▸ **About this exercise**: Every entry needs to be written out again exactly.
____________________
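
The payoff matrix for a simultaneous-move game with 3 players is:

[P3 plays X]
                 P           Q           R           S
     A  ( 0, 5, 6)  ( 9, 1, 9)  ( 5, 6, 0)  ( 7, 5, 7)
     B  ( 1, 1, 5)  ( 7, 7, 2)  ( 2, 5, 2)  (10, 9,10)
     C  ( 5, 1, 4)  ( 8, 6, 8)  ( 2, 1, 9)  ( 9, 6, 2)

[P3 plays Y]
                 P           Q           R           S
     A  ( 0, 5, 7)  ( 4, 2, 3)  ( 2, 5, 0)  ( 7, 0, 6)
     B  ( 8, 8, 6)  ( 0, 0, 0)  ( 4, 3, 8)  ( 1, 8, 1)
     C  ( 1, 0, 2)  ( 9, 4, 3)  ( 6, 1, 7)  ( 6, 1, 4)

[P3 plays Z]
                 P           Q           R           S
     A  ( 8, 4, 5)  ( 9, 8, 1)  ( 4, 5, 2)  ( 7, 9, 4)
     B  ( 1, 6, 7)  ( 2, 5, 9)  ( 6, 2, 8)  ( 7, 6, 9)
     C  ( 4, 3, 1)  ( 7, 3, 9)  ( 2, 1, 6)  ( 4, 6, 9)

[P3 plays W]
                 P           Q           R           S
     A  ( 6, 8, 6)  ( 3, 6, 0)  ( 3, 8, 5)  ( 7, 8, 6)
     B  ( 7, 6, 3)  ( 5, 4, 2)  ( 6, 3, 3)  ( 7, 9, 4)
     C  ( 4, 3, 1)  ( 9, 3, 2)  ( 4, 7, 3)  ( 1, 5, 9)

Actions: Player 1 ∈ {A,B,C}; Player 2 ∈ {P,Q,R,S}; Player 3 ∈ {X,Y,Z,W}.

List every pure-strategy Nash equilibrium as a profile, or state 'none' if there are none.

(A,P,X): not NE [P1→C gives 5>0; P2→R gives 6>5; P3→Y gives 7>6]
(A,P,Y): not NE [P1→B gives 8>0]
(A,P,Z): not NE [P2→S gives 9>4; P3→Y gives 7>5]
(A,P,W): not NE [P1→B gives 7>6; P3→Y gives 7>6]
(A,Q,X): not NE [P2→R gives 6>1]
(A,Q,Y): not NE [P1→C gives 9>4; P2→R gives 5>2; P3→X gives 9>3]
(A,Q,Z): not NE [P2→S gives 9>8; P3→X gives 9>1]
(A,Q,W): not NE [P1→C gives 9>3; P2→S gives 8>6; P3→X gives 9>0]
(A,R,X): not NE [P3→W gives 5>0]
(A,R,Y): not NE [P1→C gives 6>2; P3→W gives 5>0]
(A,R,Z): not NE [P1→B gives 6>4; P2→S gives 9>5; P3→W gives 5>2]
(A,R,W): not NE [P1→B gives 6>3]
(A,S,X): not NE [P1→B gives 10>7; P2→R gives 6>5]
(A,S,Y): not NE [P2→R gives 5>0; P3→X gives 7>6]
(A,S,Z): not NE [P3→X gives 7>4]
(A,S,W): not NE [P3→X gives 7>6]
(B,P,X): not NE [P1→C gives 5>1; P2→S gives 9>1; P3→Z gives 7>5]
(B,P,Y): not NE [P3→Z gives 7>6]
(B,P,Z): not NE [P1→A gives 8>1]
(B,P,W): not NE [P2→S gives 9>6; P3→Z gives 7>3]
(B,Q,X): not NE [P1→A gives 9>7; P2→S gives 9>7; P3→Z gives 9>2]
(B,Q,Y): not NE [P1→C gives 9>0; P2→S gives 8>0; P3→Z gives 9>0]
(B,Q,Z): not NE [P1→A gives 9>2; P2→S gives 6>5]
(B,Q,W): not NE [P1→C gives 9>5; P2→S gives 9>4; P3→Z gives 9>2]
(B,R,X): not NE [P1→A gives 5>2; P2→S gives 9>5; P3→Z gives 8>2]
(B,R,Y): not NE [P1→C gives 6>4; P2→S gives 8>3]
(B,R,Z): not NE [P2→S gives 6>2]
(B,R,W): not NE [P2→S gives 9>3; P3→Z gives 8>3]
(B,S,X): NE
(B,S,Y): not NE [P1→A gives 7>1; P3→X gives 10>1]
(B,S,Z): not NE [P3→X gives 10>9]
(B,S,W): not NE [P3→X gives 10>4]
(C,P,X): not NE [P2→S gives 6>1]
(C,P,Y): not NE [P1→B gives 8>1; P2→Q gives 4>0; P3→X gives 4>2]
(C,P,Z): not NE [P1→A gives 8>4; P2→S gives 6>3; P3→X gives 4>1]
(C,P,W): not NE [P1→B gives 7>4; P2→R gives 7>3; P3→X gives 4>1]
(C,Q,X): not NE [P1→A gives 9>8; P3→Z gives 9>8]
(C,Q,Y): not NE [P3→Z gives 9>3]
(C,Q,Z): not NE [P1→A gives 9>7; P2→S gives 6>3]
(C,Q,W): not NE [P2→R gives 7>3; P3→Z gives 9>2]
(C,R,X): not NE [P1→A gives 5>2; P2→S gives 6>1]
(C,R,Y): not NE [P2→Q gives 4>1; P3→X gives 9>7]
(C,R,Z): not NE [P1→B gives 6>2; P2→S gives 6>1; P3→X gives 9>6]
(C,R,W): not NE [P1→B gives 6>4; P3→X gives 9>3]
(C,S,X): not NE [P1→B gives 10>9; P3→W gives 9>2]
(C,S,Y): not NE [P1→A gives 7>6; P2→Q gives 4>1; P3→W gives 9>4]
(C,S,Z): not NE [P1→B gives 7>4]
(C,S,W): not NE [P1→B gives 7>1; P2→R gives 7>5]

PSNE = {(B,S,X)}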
____________________
▸ **Written response**:
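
The payoff matrix for a simultaneous-move game with 3 players is:

[P3 plays X]
                 P           Q           R           S
     A  ( 0, 5, 6)  ( 9, 1, 9)  ( 5, 6, 0)  ( 7, 5, 7)
     B  ( 1, 1, 5)  ( 7, 7, 2)  ( 2, 5, 2)  (10, 9,10)
     C  ( 5, 1, 4)  ( 8, 6, 8)  ( 2, 1, 9)  ( 9, 6, 2)

[P3 plays Y]
                 P           Q           R           S
     A  ( 0, 5, 7)  ( 4, 2, 3)  ( 2, 5, 0)  ( 7, 0, 6)
     B  ( 8, 8, 6)  ( 0, 0, 0)  ( 4, 3, 8)  ( 1, 8, 1)
     C  ( 1, 0, 2)  ( 9, 4, 3)  ( 6, 1, 7)  ( 6, 1, 4)

[P3 plays Z]
                 P           Q           R           S
     A  ( 8, 4, 5)  ( 9, 8, 1)  ( 4, 5, 2)  ( 7, 9, 4)
     B  ( 1, 6, 7)  ( 2, 5, 9)  ( 6, 2, 8)  ( 7, 6, 9)
     C  ( 4, 3, 1)  ( 7, 3, 9)  ( 2, 1, 6)  ( 4, 6, 9)

[P3 plays W]
                 P           Q           R           S
     A  ( 6, 8, 6)  ( 3, 6, 0)  ( 3, 8, 5)  ( 7, 8, 6)
     B  ( 7, 6, 3)  ( 5, 4, 2)  ( 6, 3, 3)  ( 7, 9, 4)
     C  ( 4, 3, 1)  ( 9, 3, 2)  ( 4, 7, 3)  ( 1, 5, 9)

Actions: Player 1 ∈ {A,B,C}; Player 2 ∈ {P,Q,R,S}; Player 3 ∈ {X,Y,Z,W}.

List every pure-strategy Nash equilibrium as a profile, or state 'none' if there are none.

(A,P,X): not NE [P1→C gives 5>0; P2→R gives 6>5; P3→Y gives 7>6]
(A,P,Y): not NE [P1→B gives 8>0]
(A,P,Z): not NE [P2→S gives 9>4; P3→Y gives 7>5]
(A,P,W): not NE [P1→B gives 7>6; P3→Y gives 7>6]
(A,Q,X): not NE [P2→R gives 6>1]
(A,Q,Y): not NE [P1→C gives 9>4; P2→R gives 5>2; P3→X gives 9>3]
(A,Q,Z): not NE [P2→S gives 9>8; P3→X gives 9>1]
(A,Q,W): not NE [P1→C gives 9>3; P2→S gives 8>6; P3→X gives 9>0]
(A,R,X): not NE [P3→W gives 5>0]
(A,R,Y): not NE [P1→C gives 6>2; P3→W gives 5>0]
(A,R,Z): not NE [P1→B gives 6>4; P2→S gives 9>5; P3→W gives 5>2]
(A,R,W): not NE [P1→B gives 6>3]
(A,S,X): not NE [P1→B gives 10>7; P2→R gives 6>5]
(A,S,Y): not NE [P2→R gives 5>0; P3→X gives 7>6]
(A,S,Z): not NE [P3→X gives 7>4]
(A,S,W): not NE [P3→X gives 7>6]
(B,P,X): not NE [P1→C gives 5>1; P2→S gives 9>1; P3→Z gives 7>5]
(B,P,Y): not NE [P3→Z gives 7>6]
(B,P,Z): not NE [P1→A gives 8>1]
(B,P,W): not NE [P2→S gives 9>6; P3→Z gives 7>3]
(B,Q,X): not NE [P1→A gives 9>7; P2→S gives 9>7; P3→Z gives 9>2]
(B,Q,Y): not NE [P1→C gives 9>0; P2→S gives 8>0; P3→Z gives 9>0]
(B,Q,Z): not NE [P1→A gives 9>2; P2→S gives 6>5]
(B,Q,W): not NE [P1→C gives 9>5; P2→S gives 9>4; P3→Z gives 9>2]
(B,R,X): not NE [P1→A gives 5>2; P2→S gives 9>5; P3→Z gives 8>2]
(B,R,Y): not NE [P1→C gives 6>4; P2→S gives 8>3]
(B,R,Z): not NE [P2→S gives 6>2]
(B,R,W): not NE [P2→S gives 9>3; P3→Z gives 8>3]
(B,S,X): NE
(B,S,Y): not NE [P1→A gives 7>1; P3→X gives 10>1]
(B,S,Z): not NE [P3→X gives 10>9]
(B,S,W): not NE [P3→X gives 10>4]
(C,P,X): not NE [P2→S gives 6>1]
(C,P,Y): not NE [P1→B gives 8>1; P2→Q gives 4>0; P3→X gives 4>2]
(C,P,Z): not NE [P1→A gives 8>4; P2→S gives 6>3; P3→X gives 4>1]
(C,P,W): not NE [P1→B gives 7>4; P2→R gives 7>3; P3→X gives 4>1]
(C,Q,X): not NE [P1→A gives 9>8; P3→Z gives 9>8]
(C,Q,Y): not NE [P3→Z gives 9>3]
(C,Q,Z): not NE [P1→A gives 9>7; P2→S gives 6>3]
(C,Q,W): not NE [P2→R gives 7>3; P3→Z gives 9>2]
(C,R,X): not NE [P1→A gives 5>2; P2→S gives 6>1]
(C,R,Y): not NE [P2→Q gives 4>1; P3→X gives 9>7]
(C,R,Z): not NE [P1→B gives 6>2; P2→S gives 6>1; P3→X gives 9>6]
(C,R,W): not NE [P1→B gives 6>4; P3→X gives 9>3]
(C,S,X): not NE [P1→B gives 10>9; P3→W gives 9>2]
(C,S,Y): not NE [P1→A gives 7>6; P2→Q gives 4>1; P3→W gives 9>4]
(C,S,Z): not NE [P1→B gives 7>4]
(C,S,W): not NE [P1→B gives 7>1; P2→R gives 7>5]

PSNE = {(B,S,X)}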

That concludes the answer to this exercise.